#### Records from a collection
Start of Block
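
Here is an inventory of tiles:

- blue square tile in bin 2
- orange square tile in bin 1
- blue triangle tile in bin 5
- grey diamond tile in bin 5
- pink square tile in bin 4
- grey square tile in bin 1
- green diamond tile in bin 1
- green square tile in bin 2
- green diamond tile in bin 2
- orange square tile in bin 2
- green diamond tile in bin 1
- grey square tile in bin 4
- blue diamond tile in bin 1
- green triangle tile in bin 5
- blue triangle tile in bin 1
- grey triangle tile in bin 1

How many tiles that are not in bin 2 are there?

12

Total tiles: 16; with the excluded value: 4; remaining 16 − 4 = 12.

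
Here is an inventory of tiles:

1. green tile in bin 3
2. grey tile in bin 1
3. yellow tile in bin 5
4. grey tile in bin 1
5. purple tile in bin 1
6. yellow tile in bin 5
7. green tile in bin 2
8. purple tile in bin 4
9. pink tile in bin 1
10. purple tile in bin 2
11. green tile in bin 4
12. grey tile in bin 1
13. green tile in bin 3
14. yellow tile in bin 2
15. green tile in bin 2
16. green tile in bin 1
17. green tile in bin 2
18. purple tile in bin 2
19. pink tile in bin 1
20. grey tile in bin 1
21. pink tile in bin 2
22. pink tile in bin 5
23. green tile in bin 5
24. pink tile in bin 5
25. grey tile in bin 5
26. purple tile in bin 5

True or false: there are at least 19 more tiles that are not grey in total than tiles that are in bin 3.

True

There are 21 tiles that are not grey.
There are 2 tiles in bin 3.
The claim requires 21 − 2 = 19 ≥ 19, which holds.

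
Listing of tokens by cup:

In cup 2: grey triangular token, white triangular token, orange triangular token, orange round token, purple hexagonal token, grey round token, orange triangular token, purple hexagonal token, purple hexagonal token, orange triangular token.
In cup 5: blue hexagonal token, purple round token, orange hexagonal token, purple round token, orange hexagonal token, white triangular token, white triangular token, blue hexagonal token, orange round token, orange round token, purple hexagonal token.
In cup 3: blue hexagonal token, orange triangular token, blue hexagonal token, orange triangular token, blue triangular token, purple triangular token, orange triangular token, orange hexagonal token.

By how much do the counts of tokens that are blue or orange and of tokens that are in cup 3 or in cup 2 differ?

tokens that are blue or orange: 17. tokens in cup 3 or in cup 2: 18.
|17 − 18| = 18 − 17 = 1.

1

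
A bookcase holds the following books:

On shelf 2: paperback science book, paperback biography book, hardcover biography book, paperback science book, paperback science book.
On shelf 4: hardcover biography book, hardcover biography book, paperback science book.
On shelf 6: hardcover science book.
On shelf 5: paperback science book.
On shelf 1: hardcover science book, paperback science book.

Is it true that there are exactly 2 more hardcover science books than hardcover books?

False

There are 2 hardcover science books.
There are 5 hardcover books.
The claim requires 2 − 5 (= -3) to equal 2, which does not hold.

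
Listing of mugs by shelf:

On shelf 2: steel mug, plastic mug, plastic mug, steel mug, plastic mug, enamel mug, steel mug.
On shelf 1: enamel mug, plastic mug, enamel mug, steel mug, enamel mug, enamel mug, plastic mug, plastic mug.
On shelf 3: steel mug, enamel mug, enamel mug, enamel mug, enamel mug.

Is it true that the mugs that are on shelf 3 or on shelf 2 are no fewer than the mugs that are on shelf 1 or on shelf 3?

There are 12 mugs on shelf 3 or on shelf 2.
There are 13 mugs on shelf 1 or on shelf 3.
The claim requires 12 ≥ 13, which does not hold.

False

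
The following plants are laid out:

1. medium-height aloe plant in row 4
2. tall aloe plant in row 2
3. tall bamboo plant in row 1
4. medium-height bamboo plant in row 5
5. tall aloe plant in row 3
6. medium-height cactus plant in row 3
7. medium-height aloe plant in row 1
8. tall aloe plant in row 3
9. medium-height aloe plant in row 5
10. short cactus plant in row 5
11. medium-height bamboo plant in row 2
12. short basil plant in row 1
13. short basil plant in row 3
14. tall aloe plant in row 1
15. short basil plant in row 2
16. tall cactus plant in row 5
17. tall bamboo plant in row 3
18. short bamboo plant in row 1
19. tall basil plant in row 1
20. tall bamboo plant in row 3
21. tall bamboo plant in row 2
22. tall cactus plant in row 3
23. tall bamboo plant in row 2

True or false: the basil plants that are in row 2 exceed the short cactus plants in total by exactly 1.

basil plants in row 2: 1.
short cactus plants: 1.
The claim requires 1 − 1 (= 0) to equal 1, which does not hold.

False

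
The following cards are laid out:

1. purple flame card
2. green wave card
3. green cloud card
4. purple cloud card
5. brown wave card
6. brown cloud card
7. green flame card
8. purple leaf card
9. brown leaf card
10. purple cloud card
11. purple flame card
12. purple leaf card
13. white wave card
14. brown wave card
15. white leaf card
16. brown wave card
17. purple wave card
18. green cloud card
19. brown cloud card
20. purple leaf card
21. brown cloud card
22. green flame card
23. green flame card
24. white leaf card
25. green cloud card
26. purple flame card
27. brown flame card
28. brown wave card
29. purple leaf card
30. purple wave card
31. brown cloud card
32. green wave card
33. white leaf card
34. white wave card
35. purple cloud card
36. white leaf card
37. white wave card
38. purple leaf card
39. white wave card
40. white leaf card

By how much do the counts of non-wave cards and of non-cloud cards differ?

2

non-wave cards: 28. non-cloud cards: 30.
|28 − 30| = 30 − 28 = 2.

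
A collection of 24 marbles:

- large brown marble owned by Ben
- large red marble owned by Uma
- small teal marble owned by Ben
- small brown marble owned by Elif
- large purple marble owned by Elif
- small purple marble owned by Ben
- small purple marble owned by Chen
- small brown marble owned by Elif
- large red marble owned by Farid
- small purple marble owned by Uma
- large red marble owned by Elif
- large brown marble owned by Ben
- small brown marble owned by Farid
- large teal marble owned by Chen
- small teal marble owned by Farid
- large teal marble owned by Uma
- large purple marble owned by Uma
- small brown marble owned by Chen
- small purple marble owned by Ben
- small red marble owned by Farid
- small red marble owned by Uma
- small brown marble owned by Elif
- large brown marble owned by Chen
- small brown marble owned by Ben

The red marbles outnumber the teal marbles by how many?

1

red marbles: 5.
teal marbles: 4.
5 − 4 = 1.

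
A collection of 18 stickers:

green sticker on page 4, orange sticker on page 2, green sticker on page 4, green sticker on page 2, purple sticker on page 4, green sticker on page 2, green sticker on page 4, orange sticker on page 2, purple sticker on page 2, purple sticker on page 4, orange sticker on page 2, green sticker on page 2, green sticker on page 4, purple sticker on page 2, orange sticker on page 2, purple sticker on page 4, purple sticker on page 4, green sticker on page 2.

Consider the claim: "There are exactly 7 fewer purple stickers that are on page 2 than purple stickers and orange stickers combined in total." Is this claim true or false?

False

There are 2 purple stickers on page 2.
purple stickers: 6; orange stickers: 4; combined: 6 + 4 = 10.
The claim requires 10 − 2 (= 8) to equal 7, which does not hold.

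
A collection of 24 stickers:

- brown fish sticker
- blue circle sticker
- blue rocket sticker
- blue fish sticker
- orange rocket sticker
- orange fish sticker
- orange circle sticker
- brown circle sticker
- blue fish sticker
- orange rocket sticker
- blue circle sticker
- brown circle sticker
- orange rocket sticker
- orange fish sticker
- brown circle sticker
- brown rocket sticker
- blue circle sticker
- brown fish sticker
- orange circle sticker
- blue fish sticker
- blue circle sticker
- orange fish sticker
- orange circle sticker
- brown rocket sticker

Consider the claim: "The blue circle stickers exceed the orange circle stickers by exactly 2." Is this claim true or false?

|blue circle stickers| = 4.
|orange circle stickers| = 3.
The claim requires 4 − 3 (= 1) to equal 2, which does not hold.

False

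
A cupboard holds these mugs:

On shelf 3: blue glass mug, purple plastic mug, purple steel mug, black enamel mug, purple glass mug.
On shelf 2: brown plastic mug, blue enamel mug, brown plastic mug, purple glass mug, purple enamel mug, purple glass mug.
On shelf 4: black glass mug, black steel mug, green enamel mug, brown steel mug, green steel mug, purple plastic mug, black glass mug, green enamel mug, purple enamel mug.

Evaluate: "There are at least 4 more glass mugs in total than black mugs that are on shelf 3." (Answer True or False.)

There are 6 glass mugs.
There is 1 black mug on shelf 3.
The claim requires 6 − 1 = 5 ≥ 4, which holds.

True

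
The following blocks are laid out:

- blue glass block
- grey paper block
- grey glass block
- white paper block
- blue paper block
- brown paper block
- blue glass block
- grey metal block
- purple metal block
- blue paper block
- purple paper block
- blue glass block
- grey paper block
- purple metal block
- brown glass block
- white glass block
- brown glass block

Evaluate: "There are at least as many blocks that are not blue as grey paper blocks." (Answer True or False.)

|blocks that are not blue| = 12.
|grey paper blocks| = 2.
The claim requires 12 ≥ 2, which holds.

True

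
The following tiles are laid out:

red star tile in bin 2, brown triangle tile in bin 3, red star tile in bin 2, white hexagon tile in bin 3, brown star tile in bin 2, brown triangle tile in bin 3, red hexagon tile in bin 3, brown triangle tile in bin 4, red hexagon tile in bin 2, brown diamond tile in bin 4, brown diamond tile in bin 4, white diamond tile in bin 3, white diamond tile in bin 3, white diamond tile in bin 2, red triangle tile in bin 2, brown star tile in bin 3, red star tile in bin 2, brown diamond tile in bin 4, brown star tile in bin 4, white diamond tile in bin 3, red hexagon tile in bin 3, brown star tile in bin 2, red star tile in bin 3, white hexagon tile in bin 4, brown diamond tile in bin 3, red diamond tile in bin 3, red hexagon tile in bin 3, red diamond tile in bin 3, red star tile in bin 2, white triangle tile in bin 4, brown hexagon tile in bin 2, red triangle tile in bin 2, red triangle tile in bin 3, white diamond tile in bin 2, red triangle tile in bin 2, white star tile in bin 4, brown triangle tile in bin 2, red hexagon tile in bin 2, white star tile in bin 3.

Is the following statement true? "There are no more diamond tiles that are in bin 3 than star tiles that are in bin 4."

False

diamond tiles in bin 3: 6.
star tiles in bin 4: 2.
The claim requires 6 ≤ 2, which does not hold.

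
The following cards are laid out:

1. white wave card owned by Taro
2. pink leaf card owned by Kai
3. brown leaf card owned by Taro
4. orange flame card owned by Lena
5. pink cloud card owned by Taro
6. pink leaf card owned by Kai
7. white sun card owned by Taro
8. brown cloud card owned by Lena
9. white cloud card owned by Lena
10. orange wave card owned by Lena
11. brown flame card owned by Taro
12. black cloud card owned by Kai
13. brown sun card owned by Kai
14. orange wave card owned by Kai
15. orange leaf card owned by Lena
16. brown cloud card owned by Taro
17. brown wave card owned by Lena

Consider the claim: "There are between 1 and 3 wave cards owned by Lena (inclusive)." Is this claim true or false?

|wave cards owned by Lena| = 2.
The claim requires 1 ≤ 2 ≤ 3, which holds.

True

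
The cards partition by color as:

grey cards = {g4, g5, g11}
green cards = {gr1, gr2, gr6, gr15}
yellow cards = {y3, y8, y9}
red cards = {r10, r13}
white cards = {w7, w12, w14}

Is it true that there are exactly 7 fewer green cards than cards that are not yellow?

There are 4 green cards.
There are 12 cards that are not yellow.
The claim requires 12 − 4 (= 8) to equal 7, which does not hold.

False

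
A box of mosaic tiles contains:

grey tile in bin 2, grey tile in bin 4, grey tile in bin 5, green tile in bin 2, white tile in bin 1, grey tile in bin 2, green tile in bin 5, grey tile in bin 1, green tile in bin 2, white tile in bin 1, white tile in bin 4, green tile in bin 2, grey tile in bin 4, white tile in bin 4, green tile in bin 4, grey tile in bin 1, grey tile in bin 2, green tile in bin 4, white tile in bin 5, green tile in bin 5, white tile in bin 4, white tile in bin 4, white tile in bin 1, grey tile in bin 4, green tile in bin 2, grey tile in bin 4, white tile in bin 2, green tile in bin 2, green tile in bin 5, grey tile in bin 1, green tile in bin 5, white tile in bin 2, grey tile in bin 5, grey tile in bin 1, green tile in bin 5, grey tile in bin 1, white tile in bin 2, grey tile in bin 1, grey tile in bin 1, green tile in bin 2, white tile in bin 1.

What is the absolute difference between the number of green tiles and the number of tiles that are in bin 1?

2

green tiles: 13. tiles in bin 1: 11.
|13 − 11| = 13 − 11 = 2.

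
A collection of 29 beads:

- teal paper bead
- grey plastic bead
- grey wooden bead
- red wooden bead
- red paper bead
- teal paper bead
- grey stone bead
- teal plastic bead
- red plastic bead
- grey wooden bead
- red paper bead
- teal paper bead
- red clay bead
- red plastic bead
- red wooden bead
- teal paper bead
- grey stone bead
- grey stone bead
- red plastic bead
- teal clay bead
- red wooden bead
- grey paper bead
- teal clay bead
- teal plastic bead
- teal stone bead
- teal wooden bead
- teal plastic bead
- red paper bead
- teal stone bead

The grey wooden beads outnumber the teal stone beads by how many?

grey wooden beads: 2.
teal stone beads: 2.
2 − 2 = 0.

0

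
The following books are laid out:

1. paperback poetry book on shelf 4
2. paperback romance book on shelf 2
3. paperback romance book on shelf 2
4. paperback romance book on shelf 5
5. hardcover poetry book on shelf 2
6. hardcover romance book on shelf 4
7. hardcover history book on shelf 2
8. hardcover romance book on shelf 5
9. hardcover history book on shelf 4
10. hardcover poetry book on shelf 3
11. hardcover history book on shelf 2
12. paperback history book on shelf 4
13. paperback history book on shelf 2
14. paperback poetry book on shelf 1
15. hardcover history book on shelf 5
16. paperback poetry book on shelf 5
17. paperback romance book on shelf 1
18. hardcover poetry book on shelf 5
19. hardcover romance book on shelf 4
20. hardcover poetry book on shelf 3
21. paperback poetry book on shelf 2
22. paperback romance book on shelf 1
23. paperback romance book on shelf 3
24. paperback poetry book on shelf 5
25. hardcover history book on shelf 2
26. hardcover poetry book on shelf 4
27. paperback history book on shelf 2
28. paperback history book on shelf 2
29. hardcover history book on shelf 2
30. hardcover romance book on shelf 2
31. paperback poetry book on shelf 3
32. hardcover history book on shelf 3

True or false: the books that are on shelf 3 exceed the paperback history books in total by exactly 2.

books on shelf 3: 5.
paperback history books: 4.
The claim requires 5 − 4 (= 1) to equal 2, which does not hold.

False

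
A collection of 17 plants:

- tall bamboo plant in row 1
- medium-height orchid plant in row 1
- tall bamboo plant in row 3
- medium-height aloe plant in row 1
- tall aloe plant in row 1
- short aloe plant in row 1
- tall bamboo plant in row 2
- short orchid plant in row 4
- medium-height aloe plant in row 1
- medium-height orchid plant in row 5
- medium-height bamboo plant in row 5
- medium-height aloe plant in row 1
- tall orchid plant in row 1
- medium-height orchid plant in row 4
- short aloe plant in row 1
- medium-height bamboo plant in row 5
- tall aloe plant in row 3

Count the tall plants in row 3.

2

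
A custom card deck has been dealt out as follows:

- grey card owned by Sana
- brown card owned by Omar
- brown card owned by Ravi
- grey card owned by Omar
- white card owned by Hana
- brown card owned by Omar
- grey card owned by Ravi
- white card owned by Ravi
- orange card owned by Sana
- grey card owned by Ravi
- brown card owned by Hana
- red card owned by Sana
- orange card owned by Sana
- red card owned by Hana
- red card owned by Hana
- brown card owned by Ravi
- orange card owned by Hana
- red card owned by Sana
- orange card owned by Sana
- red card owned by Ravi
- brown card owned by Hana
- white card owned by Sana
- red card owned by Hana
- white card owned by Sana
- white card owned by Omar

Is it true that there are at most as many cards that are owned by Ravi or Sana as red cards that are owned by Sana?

Count of cards owned by Ravi or Sana: 14.
Count of red cards owned by Sana: 2.
The claim requires 14 ≤ 2, which does not hold.

False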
End of Block
#### DESCRIPTION OF THE TASK
Across the records above, count the lines holding "hexagonal" and write down only that count.

#### RESULT FOR THIS EXERCISE
3